╭─ Extracted information

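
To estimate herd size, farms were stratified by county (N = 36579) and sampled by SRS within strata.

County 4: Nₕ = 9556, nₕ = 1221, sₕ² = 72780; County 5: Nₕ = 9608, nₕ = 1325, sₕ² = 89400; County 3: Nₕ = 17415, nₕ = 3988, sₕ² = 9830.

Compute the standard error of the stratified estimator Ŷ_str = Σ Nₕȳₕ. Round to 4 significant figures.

Var(Ŷ_str) = Σₕ Nₕ²(1 − fₕ)sₕ²/nₕ.
County 4: 9556²·(1 − 1221/9556)·72780/1221 = 4.7476439 × 10^9.
County 5: 9608²·(1 − 1325/9608)·89400/1325 = 5.3696045 × 10^9.
County 3: 17415²·(1 − 3988/17415)·9830/3988 = 5.7636929 × 10^8.
Sum = 1.0693618 × 10^10.
SE = √(1.0693618 × 10^10) = 103400.

103400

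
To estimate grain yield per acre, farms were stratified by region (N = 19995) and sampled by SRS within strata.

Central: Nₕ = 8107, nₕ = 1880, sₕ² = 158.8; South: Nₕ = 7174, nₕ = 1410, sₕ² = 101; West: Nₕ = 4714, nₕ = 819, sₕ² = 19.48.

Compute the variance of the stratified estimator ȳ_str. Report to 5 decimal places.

Var(ȳ_str) = Σₕ Wₕ²(1 − fₕ)sₕ²/nₕ with Wₕ = Nₕ/N, N = 19995.
Central: Wₕ = 0.40545136; term = 0.40545136²·(1 − 0.23189836)·158.8/1880 = 0.010665688.
South: Wₕ = 0.35878970; term = 0.35878970²·(1 − 0.19654307)·101/1410 = 0.0074087474.
West: Wₕ = 0.23575894; term = 0.23575894²·(1 − 0.17373780)·19.48/819 = 0.0010923436.
Sum = 0.019166779.

0.01917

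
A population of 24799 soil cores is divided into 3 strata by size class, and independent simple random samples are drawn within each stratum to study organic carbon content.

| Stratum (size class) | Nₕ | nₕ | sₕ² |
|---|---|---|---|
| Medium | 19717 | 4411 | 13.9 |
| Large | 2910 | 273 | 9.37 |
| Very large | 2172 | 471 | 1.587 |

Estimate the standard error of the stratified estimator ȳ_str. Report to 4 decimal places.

0.0447

Var(ȳ_str) = Σₕ Wₕ²(1 − fₕ)sₕ²/nₕ with Wₕ = Nₕ/N, N = 24799.
Medium: Wₕ = 0.79507238; term = 0.79507238²·(1 − 0.22371558)·13.9/4411 = 0.0015463648.
Large: Wₕ = 0.11734344; term = 0.11734344²·(1 − 0.09381443)·9.37/273 = 4.2826415 × 10^-4.
Very large: Wₕ = 0.08758418; term = 0.08758418²·(1 − 0.21685083)·1.587/471 = 2.0241925 × 10^-5.
Sum = 0.0019948709.
SE = √(0.0019948709) = 0.0447.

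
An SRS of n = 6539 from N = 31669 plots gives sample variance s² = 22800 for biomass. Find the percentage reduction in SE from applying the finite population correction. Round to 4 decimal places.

10.9202

f = n/N = 6539/31669 = 0.20647952.
SE_no-fpc = √(s²/n) = 1.8672899; SE_fpc = √((1−f)s²/n) = 1.6633775.
Ratio = √(1−f) = 0.89079766. Reduction = 100·(1 − 0.89079766) = 10.9202%.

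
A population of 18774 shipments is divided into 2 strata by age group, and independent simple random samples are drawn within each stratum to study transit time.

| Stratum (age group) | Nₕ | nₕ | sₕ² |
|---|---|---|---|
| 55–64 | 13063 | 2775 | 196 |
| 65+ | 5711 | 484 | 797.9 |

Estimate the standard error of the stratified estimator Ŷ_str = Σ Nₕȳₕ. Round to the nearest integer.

Var(Ŷ_str) = Σₕ Nₕ²(1 − fₕ)sₕ²/nₕ.
55–64: 13063²·(1 − 2775/13063)·196/2775 = 9.4922019 × 10^6.
65+: 5711²·(1 − 484/5711)·797.9/484 = 4.9211632 × 10^7.
Sum = 5.8703834 × 10^7.
SE = √(5.8703834 × 10^7) = 7662.

7662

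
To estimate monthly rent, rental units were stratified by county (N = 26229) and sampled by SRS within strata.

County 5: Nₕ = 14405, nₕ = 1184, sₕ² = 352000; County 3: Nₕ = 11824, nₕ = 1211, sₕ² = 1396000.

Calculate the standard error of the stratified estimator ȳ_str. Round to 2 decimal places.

Var(ȳ_str) = Σₕ Wₕ²(1 − fₕ)sₕ²/nₕ with Wₕ = Nₕ/N, N = 26229.
County 5: Wₕ = 0.54920127; term = 0.54920127²·(1 − 0.08219368)·352000/1184 = 82.300991.
County 3: Wₕ = 0.45079873; term = 0.45079873²·(1 − 0.10241881)·1396000/1211 = 210.27149.
Sum = 292.57248.
SE = √(292.57248) = 17.10.

17.10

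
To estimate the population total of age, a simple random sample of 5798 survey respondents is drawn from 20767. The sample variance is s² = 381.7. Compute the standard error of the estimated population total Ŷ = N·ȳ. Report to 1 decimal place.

4523.8

Var(Ŷ) = N²·Var(ȳ) = N²·(1 − n/N)·s²/n.
f = 5798/20767 = 0.27919295; Var(ȳ) = 0.72080705·381.7/5798 = 0.047452924.
Var(Ŷ) = 20767² · 0.047452924 = 2.0464941 × 10^7.
SE(Ŷ) = √(2.0464941 × 10^7) = 4523.8.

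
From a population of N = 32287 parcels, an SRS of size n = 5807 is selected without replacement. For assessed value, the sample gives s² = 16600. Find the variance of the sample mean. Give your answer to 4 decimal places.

2.3445

Under SRS without replacement, Var(ȳ) = (1 − f)·s²/n with f = n/N = 5807/32287 = 0.17985567.
Var(ȳ) = (1 − 0.17985567)·16600/5807 = 0.82014433·2.8586189 = 2.3444801.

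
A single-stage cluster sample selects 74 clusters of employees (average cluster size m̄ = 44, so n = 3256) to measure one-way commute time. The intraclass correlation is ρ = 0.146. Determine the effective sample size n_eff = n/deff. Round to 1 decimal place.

deff = 1 + (44 − 1)·0.146 = 1 + 6.278 = 7.278.
n_eff = 3256 / 7.278 = 447.4.

447.4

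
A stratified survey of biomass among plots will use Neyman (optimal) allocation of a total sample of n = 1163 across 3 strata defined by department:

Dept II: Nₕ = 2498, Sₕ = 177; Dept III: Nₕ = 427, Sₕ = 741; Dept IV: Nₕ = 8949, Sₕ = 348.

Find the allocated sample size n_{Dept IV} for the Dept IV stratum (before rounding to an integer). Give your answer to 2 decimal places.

Neyman allocation: nₕ = n·NₕSₕ / Σⱼ NⱼSⱼ.
Σ NⱼSⱼ = 2498·177 + 427·741 + 8949·348 = 3.872805 × 10^6.
n_{Dept IV} = 1163·8949·348 / (3.872805 × 10^6) = 935.21.

935.21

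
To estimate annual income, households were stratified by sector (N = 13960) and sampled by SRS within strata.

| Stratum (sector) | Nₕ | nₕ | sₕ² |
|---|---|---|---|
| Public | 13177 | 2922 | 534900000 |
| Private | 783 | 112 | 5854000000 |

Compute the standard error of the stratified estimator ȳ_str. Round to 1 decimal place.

517.5

Var(ȳ_str) = Σₕ Wₕ²(1 − fₕ)sₕ²/nₕ with Wₕ = Nₕ/N, N = 13960.
Public: Wₕ = 0.94391117; term = 0.94391117²·(1 − 0.22175002)·534900000/2922 = 126932.77.
Private: Wₕ = 0.05608883; term = 0.05608883²·(1 − 0.14303959)·5854000000/112 = 140912.05.
Sum = 267844.82.
SE = √(267844.82) = 517.5.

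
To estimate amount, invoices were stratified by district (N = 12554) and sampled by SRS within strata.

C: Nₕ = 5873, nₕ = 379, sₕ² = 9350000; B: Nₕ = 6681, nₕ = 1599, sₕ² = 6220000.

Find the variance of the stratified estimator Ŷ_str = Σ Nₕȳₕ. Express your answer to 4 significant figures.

9.281 × 10^11

Var(Ŷ_str) = Σₕ Nₕ²(1 − fₕ)sₕ²/nₕ.
C: 5873²·(1 − 379/5873)·9350000/379 = 7.9601464 × 10^11.
B: 6681²·(1 − 1599/6681)·6220000/1599 = 1.3207422 × 10^11.
Sum = 9.2808886 × 10^11.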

╰─

Go through the records and tally the lines that include "samples". Write only the number.

▶ **Response below**
2